Work task:
Return exactly the lines below, starting with the one that has "[11] thr1 starts op6 = store(95)" and going on through the one that has "An interleaved execution".

Records for this exercise:
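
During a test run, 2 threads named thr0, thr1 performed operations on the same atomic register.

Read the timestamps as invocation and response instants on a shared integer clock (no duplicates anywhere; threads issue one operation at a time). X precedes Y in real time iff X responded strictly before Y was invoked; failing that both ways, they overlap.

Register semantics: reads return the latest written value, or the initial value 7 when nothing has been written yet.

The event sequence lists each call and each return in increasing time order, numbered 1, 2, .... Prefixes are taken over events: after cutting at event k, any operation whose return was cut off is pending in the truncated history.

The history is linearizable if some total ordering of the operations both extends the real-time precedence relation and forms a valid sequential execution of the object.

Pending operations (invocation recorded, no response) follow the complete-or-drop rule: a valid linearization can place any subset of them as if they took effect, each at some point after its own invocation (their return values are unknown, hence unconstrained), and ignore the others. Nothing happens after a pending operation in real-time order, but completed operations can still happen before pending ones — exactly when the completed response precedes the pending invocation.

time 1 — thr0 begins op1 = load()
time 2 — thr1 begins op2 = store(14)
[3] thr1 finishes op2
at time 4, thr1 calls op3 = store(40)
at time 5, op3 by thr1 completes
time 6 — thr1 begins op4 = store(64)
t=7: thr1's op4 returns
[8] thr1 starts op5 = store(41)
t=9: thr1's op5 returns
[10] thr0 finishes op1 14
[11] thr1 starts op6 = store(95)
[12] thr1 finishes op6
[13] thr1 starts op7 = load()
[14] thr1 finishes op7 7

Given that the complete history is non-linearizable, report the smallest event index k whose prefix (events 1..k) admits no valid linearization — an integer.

events 1..13 are linearizable; a witness order is op2, op1, op3, op4, op5, op6:
step 1: op2 store(14) — value 14
step 2: op1 load() → 14 — value 14
step 3: op3 store(40) — value 40
step 4: op4 store(64) — value 64
step 5: op5 store(41) — value 41
step 6: op6 store(95) — value 95
once event 14 joins (op7's response, time 14), exhaustive search finds no witness
one such order, op1, op2, op3, op4, op5, op6, op7, breaks at step 1 where op1 load() → 14 is illegal
one such order, op2, op1, op3, op4, op5, op6, op7, breaks at step 7 where op7 load() → 7 is illegal

14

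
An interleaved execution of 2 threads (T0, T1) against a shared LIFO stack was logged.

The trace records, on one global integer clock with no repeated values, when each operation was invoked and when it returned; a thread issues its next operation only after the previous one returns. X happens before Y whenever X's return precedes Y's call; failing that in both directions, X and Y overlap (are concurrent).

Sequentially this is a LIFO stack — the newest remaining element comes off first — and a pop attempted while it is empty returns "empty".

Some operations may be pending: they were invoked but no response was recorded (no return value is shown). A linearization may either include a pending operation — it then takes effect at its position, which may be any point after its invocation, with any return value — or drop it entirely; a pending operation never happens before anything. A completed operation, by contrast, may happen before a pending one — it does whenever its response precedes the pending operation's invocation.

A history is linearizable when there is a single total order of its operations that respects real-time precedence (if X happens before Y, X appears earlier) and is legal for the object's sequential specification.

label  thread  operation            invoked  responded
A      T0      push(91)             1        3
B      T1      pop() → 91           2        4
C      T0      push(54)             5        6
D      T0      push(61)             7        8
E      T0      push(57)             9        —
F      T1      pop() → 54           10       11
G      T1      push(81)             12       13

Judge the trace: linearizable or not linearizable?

not linearizable

through event 10 a valid linearization exists; event 11 (F responding at time 11) ends that
real-time-consistent orders of the 5 completed operations: 2 — all fail the LIFO stack replay
every completion of the 1 pending operation (E) was checked; none linearizes
sample order A, B, C, D, F (pending dropped) stalls at step 5 — F pop() → 54 has no legal effect
sample order B, A, C, D, F (pending dropped) stalls at step 1 — B pop() → 91 has no legal effect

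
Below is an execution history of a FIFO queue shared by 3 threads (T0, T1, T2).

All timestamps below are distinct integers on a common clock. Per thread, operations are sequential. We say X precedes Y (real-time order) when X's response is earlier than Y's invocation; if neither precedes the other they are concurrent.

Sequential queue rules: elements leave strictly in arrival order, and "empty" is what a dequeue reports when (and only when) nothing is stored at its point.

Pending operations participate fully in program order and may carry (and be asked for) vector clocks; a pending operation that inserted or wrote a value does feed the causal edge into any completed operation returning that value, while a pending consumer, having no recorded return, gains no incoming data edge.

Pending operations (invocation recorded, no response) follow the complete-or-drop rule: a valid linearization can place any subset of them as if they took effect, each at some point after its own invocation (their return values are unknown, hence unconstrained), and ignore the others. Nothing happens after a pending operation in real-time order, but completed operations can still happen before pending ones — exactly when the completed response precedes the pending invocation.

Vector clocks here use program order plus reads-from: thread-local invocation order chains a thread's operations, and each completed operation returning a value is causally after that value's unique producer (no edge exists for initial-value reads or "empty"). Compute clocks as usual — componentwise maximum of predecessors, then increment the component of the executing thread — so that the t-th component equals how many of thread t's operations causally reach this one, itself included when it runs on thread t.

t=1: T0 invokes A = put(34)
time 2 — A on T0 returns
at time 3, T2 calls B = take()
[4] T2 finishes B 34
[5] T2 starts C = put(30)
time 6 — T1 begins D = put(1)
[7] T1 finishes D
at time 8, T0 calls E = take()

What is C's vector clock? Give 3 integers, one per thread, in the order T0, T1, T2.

root op D, invoked 6: fresh clock plus T1's own tick → (0, 1, 0)
root op A, invoked 1: fresh clock plus T0's own tick → (1, 0, 0)
invoked at 3, B merges VC(A)=(1, 0, 0) and bumps T2's slot → (1, 0, 1)
invoked at 8, E merges VC(A)=(1, 0, 0) and bumps T0's slot → (2, 0, 0)
invoked at 5, C merges VC(B)=(1, 0, 1) and bumps T2's slot → (1, 0, 2)
target: VC(C) = (1, 0, 2)

(1, 0, 2)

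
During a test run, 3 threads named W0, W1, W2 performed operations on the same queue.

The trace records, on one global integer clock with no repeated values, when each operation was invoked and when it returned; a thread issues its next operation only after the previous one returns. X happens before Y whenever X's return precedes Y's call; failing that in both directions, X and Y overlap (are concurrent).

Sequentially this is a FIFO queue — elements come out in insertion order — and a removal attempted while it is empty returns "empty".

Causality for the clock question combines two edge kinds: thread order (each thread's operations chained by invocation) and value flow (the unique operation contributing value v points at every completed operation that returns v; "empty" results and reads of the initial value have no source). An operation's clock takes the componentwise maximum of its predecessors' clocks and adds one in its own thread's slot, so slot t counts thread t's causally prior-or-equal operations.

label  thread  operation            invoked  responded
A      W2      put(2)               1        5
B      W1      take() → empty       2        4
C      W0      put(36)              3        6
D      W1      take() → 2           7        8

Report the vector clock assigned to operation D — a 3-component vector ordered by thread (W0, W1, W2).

invoked at 1, A has no predecessors; its own W2 bump gives (0, 0, 1)
invoked at 2, B has no predecessors; its own W1 bump gives (0, 1, 0)
invoked at 3, C has no predecessors; its own W0 bump gives (1, 0, 0)
from VC(A)=(0, 0, 1), VC(B)=(0, 1, 0), D (invoked 7) maxes components and bumps W1 → (0, 2, 1)
target: VC(D) = (0, 2, 1)

(0, 2, 1)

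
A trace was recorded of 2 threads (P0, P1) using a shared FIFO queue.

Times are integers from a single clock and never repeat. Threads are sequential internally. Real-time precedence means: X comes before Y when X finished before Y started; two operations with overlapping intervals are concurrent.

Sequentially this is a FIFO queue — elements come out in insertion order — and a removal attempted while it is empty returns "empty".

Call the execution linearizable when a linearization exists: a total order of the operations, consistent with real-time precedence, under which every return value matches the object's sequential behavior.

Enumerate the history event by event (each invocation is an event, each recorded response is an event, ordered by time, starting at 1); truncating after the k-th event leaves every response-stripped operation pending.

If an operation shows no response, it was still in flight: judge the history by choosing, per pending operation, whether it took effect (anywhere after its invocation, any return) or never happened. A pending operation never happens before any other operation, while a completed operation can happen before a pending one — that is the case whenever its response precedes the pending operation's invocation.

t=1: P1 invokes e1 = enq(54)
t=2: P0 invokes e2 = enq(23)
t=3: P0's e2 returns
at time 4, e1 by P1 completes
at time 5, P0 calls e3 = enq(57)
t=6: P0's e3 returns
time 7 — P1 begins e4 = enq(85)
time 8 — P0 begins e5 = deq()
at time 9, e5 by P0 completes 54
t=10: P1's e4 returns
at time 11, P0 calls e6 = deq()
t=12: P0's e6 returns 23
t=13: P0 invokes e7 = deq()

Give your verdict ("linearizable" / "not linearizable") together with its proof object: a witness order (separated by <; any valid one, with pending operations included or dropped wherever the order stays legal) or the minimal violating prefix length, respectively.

after step 1 (e1 enq(54)): queue <54>
after step 2 (e2 enq(23)): queue <54,23>
after step 3 (e3 enq(57)): queue <54,23,57>
after step 4 (e4 enq(85)): queue <54,23,57,85>
after step 5 (e5 deq() → 54): queue <23,57,85>
after step 6 (e6 deq() → 23): queue <57,85>

linearizable — witness: e1 < e2 < e3 < e4 < e5 < e6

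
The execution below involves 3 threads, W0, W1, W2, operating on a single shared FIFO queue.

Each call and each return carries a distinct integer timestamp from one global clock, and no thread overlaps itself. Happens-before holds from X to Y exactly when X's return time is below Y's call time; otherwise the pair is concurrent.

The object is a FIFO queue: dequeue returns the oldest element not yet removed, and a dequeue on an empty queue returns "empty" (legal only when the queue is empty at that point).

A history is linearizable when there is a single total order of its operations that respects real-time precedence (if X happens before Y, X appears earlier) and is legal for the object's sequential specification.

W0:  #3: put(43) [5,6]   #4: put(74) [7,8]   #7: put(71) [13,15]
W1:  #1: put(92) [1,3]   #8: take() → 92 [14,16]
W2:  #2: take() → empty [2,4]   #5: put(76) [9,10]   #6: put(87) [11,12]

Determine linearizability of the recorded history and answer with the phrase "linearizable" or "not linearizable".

linearizable

a witness: #2, #1, #3, #4, #5, #6, #7, #8
step 1: #2 take() → empty — queue <>
step 2: #1 put(92) — queue <92>
step 3: #3 put(43) — queue <92,43>
step 4: #4 put(74) — queue <92,43,74>
step 5: #5 put(76) — queue <92,43,74,76>
step 6: #6 put(87) — queue <92,43,74,76,87>
step 7: #7 put(71) — queue <92,43,74,76,87,71>
step 8: #8 take() → 92 — queue <43,74,76,87,71>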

Solution below:
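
[11] thr1 starts op6 = store(95)
[12] thr1 finishes op6
[13] thr1 starts op7 = load()
[14] thr1 finishes op7 7

Given that the complete history is non-linearizable, report the smallest event index k whose prefix (events 1..k) admits no valid linearization — an integer.

events 1..13 are linearizable; a witness order is op2, op1, op3, op4, op5, op6:
step 1: op2 store(14) — value 14
step 2: op1 load() → 14 — value 14
step 3: op3 store(40) — value 40
step 4: op4 store(64) — value 64
step 5: op5 store(41) — value 41
step 6: op6 store(95) — value 95
once event 14 joins (op7's response, time 14), exhaustive search finds no witness
one such order, op1, op2, op3, op4, op5, op6, op7, breaks at step 1 where op1 load() → 14 is illegal
one such order, op2, op1, op3, op4, op5, op6, op7, breaks at step 7 where op7 load() → 7 is illegal

14

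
An interleaved execution of 2 threads (T0, T1) against a shared LIFO stack was logged.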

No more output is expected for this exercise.